**Dataset records**
◇ ◇ ◇ ◇ ◇ ◇ ◇

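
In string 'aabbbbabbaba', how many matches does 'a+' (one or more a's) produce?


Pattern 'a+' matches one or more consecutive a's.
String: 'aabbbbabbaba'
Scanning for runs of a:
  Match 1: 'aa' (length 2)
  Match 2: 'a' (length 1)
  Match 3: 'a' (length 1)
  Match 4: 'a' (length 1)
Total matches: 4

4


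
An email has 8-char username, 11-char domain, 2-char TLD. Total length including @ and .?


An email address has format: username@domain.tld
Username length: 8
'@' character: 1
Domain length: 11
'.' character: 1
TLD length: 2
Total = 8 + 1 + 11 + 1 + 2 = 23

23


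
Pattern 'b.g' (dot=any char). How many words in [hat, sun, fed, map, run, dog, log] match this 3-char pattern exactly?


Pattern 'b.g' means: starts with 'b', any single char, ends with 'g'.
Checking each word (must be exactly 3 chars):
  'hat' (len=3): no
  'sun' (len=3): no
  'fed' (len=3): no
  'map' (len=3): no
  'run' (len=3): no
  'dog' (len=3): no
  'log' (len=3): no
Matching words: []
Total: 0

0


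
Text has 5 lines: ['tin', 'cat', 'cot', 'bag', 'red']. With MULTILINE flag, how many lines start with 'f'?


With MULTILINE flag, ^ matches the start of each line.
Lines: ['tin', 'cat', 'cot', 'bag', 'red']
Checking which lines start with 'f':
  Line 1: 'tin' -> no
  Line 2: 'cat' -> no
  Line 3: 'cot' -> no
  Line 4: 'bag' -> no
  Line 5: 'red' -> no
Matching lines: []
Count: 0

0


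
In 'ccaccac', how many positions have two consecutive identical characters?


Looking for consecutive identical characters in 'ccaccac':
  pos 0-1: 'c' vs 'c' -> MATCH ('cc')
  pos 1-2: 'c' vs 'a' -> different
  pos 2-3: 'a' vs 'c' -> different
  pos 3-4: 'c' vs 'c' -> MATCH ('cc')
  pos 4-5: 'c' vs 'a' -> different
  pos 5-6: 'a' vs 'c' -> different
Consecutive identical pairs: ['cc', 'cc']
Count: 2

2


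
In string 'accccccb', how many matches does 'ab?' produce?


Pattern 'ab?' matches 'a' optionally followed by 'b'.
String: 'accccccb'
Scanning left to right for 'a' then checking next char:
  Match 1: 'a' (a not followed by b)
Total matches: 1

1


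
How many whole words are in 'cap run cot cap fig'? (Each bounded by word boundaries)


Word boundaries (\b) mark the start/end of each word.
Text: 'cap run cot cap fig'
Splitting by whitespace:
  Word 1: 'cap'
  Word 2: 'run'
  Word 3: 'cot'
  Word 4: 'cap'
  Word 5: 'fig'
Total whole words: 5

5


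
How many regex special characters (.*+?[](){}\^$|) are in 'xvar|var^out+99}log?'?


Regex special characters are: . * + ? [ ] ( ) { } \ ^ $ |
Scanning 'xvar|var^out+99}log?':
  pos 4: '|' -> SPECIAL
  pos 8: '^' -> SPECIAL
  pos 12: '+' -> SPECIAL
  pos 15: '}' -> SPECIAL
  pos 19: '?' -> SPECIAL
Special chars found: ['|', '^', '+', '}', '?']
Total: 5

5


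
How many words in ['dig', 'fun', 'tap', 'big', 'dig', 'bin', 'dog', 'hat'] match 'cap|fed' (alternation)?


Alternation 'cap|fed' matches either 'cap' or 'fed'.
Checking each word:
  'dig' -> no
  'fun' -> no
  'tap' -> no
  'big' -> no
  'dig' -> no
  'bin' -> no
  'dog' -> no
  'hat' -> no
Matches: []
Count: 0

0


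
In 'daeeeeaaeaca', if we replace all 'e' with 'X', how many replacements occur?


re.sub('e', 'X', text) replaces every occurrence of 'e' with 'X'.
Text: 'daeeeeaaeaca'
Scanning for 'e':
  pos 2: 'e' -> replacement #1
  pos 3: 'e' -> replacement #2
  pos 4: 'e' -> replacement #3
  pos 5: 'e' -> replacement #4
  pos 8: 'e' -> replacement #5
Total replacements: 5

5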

◇ ◇ ◇ ◇ ◇ ◇ ◇

**EXERCISE DESCRIPTION**
Repeat the data exactly as it was given above.

**RESPONSE**
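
In string 'aabbbbabbaba', how many matches does 'a+' (one or more a's) produce?


Pattern 'a+' matches one or more consecutive a's.
String: 'aabbbbabbaba'
Scanning for runs of a:
  Match 1: 'aa' (length 2)
  Match 2: 'a' (length 1)
  Match 3: 'a' (length 1)
  Match 4: 'a' (length 1)
Total matches: 4

4


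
An email has 8-char username, 11-char domain, 2-char TLD. Total length including @ and .?


An email address has format: username@domain.tld
Username length: 8
'@' character: 1
Domain length: 11
'.' character: 1
TLD length: 2
Total = 8 + 1 + 11 + 1 + 2 = 23

23


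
Pattern 'b.g' (dot=any char). How many words in [hat, sun, fed, map, run, dog, log] match this 3-char pattern exactly?


Pattern 'b.g' means: starts with 'b', any single char, ends with 'g'.
Checking each word (must be exactly 3 chars):
  'hat' (len=3): no
  'sun' (len=3): no
  'fed' (len=3): no
  'map' (len=3): no
  'run' (len=3): no
  'dog' (len=3): no
  'log' (len=3): no
Matching words: []
Total: 0

0


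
Text has 5 lines: ['tin', 'cat', 'cot', 'bag', 'red']. With MULTILINE flag, how many lines start with 'f'?


With MULTILINE flag, ^ matches the start of each line.
Lines: ['tin', 'cat', 'cot', 'bag', 'red']
Checking which lines start with 'f':
  Line 1: 'tin' -> no
  Line 2: 'cat' -> no
  Line 3: 'cot' -> no
  Line 4: 'bag' -> no
  Line 5: 'red' -> no
Matching lines: []
Count: 0

0


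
In 'ccaccac', how many positions have two consecutive identical characters?


Looking for consecutive identical characters in 'ccaccac':
  pos 0-1: 'c' vs 'c' -> MATCH ('cc')
  pos 1-2: 'c' vs 'a' -> different
  pos 2-3: 'a' vs 'c' -> different
  pos 3-4: 'c' vs 'c' -> MATCH ('cc')
  pos 4-5: 'c' vs 'a' -> different
  pos 5-6: 'a' vs 'c' -> different
Consecutive identical pairs: ['cc', 'cc']
Count: 2

2


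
In string 'accccccb', how many matches does 'ab?' produce?


Pattern 'ab?' matches 'a' optionally followed by 'b'.
String: 'accccccb'
Scanning left to right for 'a' then checking next char:
  Match 1: 'a' (a not followed by b)
Total matches: 1

1


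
How many whole words are in 'cap run cot cap fig'? (Each bounded by word boundaries)


Word boundaries (\b) mark the start/end of each word.
Text: 'cap run cot cap fig'
Splitting by whitespace:
  Word 1: 'cap'
  Word 2: 'run'
  Word 3: 'cot'
  Word 4: 'cap'
  Word 5: 'fig'
Total whole words: 5

5


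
How many regex special characters (.*+?[](){}\^$|) are in 'xvar|var^out+99}log?'?


Regex special characters are: . * + ? [ ] ( ) { } \ ^ $ |
Scanning 'xvar|var^out+99}log?':
  pos 4: '|' -> SPECIAL
  pos 8: '^' -> SPECIAL
  pos 12: '+' -> SPECIAL
  pos 15: '}' -> SPECIAL
  pos 19: '?' -> SPECIAL
Special chars found: ['|', '^', '+', '}', '?']
Total: 5

5


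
How many words in ['dig', 'fun', 'tap', 'big', 'dig', 'bin', 'dog', 'hat'] match 'cap|fed' (alternation)?


Alternation 'cap|fed' matches either 'cap' or 'fed'.
Checking each word:
  'dig' -> no
  'fun' -> no
  'tap' -> no
  'big' -> no
  'dig' -> no
  'bin' -> no
  'dog' -> no
  'hat' -> no
Matches: []
Count: 0

0


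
In 'daeeeeaaeaca', if we replace all 'e' with 'X', how many replacements occur?


re.sub('e', 'X', text) replaces every occurrence of 'e' with 'X'.
Text: 'daeeeeaaeaca'
Scanning for 'e':
  pos 2: 'e' -> replacement #1
  pos 3: 'e' -> replacement #2
  pos 4: 'e' -> replacement #3
  pos 5: 'e' -> replacement #4
  pos 8: 'e' -> replacement #5
Total replacements: 5

5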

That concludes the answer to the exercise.